Task brief >> Report, in full, each line of the material below in which the string "Objects" occurs.

Given entries >>
---------------
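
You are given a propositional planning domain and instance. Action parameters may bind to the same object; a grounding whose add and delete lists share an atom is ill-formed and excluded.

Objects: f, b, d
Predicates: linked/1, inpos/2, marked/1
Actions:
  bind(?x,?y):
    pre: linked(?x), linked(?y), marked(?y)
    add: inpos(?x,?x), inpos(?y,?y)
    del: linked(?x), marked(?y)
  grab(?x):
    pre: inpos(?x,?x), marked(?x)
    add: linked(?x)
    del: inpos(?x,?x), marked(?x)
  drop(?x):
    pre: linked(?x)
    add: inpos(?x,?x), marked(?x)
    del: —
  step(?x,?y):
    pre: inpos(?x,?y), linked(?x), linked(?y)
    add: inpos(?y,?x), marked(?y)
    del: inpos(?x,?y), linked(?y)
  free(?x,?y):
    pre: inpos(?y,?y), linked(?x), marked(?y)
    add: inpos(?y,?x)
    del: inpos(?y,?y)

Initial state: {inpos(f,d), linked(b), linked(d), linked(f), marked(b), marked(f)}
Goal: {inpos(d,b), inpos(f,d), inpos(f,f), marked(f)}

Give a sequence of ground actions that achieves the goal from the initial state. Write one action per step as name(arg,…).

bind(f,b); drop(d); free(b,d)

1. bind(f,b)  →  {inpos(b,b), inpos(f,d), inpos(f,f), linked(b), linked(d), marked(f)}
2. drop(d)  →  {inpos(b,b), inpos(d,d), inpos(f,d), inpos(f,f), linked(b), linked(d), marked(d), marked(f)}
3. free(b,d)  →  {inpos(b,b), inpos(d,b), inpos(f,d), inpos(f,f), linked(b), linked(d), marked(d), marked(f)}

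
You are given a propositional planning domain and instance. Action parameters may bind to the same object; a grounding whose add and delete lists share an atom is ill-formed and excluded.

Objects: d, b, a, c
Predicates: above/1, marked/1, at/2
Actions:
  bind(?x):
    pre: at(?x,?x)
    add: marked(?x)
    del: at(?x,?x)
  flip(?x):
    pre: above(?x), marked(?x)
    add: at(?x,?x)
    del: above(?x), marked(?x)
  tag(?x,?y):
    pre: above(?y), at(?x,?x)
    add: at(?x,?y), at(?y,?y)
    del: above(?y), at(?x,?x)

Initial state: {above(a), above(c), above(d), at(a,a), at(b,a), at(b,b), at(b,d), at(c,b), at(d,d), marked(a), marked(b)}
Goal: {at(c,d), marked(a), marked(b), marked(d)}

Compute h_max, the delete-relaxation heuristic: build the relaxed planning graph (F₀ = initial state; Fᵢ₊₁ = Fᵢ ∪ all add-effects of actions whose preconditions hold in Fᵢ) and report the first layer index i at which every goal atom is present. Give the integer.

F0 = init (11 atoms)
F1 = F0 ∪ {at(a,c), at(a,d), at(b,c), at(c,c), at(d,a), at(d,c), marked(d)}  (18 atoms)
F2 = F1 ∪ {at(c,a), at(c,d), marked(c)}  (21 atoms)
goal ⊆ F2  ⇒  h_max = 2

2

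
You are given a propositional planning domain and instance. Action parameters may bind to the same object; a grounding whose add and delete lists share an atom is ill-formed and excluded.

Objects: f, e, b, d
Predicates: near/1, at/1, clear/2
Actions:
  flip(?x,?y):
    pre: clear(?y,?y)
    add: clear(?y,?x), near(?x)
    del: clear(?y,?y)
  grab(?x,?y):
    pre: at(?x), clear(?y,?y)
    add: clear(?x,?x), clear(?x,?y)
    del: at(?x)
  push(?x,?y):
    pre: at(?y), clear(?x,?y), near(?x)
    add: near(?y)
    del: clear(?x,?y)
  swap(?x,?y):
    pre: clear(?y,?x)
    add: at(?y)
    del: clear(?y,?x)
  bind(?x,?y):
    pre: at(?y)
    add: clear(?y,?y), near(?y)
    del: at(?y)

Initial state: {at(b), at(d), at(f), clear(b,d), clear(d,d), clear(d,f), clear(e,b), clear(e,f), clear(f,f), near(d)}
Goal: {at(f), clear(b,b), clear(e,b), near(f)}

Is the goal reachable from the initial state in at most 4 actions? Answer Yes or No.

1. flip(f,d)  →  {at(b), at(d), at(f), clear(b,d), clear(d,f), clear(e,b), clear(e,f), clear(f,f), near(d), near(f)}
2. grab(b,f)  →  {at(d), at(f), clear(b,b), clear(b,d), clear(b,f), clear(d,f), clear(e,b), clear(e,f), clear(f,f), near(d), near(f)}
optimal plan length = 2; 2 ≤ 4

Yes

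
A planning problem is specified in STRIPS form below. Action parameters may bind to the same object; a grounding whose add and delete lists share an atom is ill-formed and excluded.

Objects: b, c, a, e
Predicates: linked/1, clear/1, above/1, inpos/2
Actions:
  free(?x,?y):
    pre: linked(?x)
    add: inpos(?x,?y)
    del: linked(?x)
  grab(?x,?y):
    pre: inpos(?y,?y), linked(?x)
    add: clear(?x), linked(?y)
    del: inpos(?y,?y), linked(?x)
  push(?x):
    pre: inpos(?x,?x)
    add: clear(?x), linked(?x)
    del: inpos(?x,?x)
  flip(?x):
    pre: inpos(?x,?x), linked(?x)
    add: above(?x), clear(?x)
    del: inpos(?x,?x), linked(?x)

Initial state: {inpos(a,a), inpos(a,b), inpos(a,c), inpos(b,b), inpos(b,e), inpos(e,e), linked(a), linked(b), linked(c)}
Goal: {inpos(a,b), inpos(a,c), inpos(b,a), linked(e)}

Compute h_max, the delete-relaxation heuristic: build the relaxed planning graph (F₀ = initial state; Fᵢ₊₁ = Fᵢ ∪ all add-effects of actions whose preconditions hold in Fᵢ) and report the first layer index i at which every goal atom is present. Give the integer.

F0 = init (9 atoms)
F1 = F0 ∪ {above(a), above(b), clear(a), clear(b), clear(c), clear(e), inpos(a,e), inpos(b,a), inpos(b,c), inpos(c,a), inpos(c,b), inpos(c,c), inpos(c,e), linked(e)}  (23 atoms)
goal ⊆ F1  ⇒  h_max = 1

1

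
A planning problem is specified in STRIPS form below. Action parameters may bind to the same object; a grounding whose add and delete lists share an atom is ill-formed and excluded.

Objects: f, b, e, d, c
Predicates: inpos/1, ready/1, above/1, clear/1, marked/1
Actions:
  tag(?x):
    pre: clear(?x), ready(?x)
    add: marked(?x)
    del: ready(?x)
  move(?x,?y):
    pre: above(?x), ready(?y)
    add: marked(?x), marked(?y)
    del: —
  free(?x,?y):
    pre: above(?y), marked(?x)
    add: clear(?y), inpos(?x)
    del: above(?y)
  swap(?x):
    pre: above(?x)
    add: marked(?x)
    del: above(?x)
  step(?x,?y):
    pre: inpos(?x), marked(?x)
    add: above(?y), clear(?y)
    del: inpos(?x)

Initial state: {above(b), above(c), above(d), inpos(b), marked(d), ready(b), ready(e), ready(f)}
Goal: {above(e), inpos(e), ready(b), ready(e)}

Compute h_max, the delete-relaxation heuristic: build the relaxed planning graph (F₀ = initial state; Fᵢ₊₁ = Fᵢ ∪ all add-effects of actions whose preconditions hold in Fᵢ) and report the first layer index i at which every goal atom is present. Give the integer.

F0 = init (8 atoms)
F1 = F0 ∪ {clear(b), clear(c), clear(d), inpos(d), marked(b), marked(c), marked(e), marked(f)}  (16 atoms)
F2 = F1 ∪ {above(e), above(f), clear(e), clear(f), inpos(c), inpos(e), inpos(f)}  (23 atoms)
goal ⊆ F2  ⇒  h_max = 2

2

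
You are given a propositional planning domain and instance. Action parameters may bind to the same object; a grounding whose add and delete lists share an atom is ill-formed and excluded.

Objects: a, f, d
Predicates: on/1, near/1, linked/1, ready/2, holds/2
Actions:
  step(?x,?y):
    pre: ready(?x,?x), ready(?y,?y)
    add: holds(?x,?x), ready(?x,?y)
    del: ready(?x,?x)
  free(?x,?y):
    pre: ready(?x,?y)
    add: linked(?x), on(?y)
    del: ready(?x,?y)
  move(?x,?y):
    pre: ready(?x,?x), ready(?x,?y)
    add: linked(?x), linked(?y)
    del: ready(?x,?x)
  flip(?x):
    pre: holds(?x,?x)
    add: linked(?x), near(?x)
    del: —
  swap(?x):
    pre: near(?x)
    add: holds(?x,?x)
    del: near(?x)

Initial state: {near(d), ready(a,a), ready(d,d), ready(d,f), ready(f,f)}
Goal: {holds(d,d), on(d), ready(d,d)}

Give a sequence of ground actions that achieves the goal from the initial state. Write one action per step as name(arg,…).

step(a,d); free(a,d); swap(d)

1. step(a,d)  →  {holds(a,a), near(d), ready(a,d), ready(d,d), ready(d,f), ready(f,f)}
2. free(a,d)  →  {holds(a,a), linked(a), near(d), on(d), ready(d,d), ready(d,f), ready(f,f)}
3. swap(d)  →  {holds(a,a), holds(d,d), linked(a), on(d), ready(d,d), ready(d,f), ready(f,f)}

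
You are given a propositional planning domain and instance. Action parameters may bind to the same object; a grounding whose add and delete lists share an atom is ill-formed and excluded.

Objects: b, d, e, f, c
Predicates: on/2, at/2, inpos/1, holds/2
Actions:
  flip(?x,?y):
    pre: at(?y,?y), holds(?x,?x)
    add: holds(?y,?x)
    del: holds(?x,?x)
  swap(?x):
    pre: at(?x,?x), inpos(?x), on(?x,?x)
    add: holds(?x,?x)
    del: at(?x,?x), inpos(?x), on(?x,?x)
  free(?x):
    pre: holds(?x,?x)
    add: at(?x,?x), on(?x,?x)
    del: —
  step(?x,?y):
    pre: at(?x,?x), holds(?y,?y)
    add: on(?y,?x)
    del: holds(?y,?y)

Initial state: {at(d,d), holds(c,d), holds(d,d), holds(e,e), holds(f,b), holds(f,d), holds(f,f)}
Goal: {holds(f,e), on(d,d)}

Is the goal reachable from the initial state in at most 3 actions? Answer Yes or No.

1. free(d)  →  {at(d,d), holds(c,d), holds(d,d), holds(e,e), holds(f,b), holds(f,d), holds(f,f), on(d,d)}
2. free(f)  →  {at(d,d), at(f,f), holds(c,d), holds(d,d), holds(e,e), holds(f,b), holds(f,d), holds(f,f), on(d,d), on(f,f)}
3. flip(e,f)  →  {at(d,d), at(f,f), holds(c,d), holds(d,d), holds(f,b), holds(f,d), holds(f,e), holds(f,f), on(d,d), on(f,f)}
optimal plan length = 3; 3 ≤ 3

Yes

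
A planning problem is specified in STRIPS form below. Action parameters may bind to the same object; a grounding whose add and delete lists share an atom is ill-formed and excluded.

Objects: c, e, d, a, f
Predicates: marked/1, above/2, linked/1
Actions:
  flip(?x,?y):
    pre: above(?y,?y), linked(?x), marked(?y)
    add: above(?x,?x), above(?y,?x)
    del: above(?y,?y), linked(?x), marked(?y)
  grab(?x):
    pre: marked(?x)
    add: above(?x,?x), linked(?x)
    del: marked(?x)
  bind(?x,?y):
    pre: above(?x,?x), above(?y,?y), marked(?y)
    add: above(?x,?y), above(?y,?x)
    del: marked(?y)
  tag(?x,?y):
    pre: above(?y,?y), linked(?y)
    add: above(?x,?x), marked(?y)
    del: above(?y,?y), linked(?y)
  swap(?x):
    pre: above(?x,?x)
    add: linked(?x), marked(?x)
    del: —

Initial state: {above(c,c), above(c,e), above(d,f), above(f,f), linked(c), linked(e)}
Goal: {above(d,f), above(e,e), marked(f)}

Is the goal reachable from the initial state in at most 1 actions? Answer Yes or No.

No

1. tag(e,c)  →  {above(c,e), above(d,f), above(e,e), above(f,f), linked(e), marked(c)}
2. swap(f)  →  {above(c,e), above(d,f), above(e,e), above(f,f), linked(e), linked(f), marked(c), marked(f)}
optimal plan length = 2; 2 > 1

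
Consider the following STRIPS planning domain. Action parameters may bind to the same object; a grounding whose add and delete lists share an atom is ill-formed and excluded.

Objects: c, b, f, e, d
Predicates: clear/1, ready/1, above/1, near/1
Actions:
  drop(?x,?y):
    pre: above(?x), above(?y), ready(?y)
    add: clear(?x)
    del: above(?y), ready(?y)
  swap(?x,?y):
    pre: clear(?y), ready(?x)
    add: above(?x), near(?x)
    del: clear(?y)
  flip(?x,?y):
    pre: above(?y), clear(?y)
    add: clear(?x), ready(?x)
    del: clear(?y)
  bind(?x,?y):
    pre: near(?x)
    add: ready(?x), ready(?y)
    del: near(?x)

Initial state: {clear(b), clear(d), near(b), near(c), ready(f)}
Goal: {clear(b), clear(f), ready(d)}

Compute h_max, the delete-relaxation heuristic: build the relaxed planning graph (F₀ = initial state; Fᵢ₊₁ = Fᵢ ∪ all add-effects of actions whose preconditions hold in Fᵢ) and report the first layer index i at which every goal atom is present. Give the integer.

F0 = init (5 atoms)
F1 = F0 ∪ {above(f), near(f), ready(b), ready(c), ready(d), ready(e)}  (11 atoms)
F2 = F1 ∪ {above(b), above(c), above(d), above(e), clear(f), near(d), near(e)}  (18 atoms)
goal ⊆ F2  ⇒  h_max = 2

2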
---------------
Output for this exercise >>
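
Objects: f, b, d
Objects: d, b, a, c
Objects: f, e, b, d
Objects: b, c, a, e
Objects: f, b, e, d, c
Objects: a, f, d
Objects: b, d, e, f, c
Objects: c, e, d, a, f
Objects: c, b, f, e, d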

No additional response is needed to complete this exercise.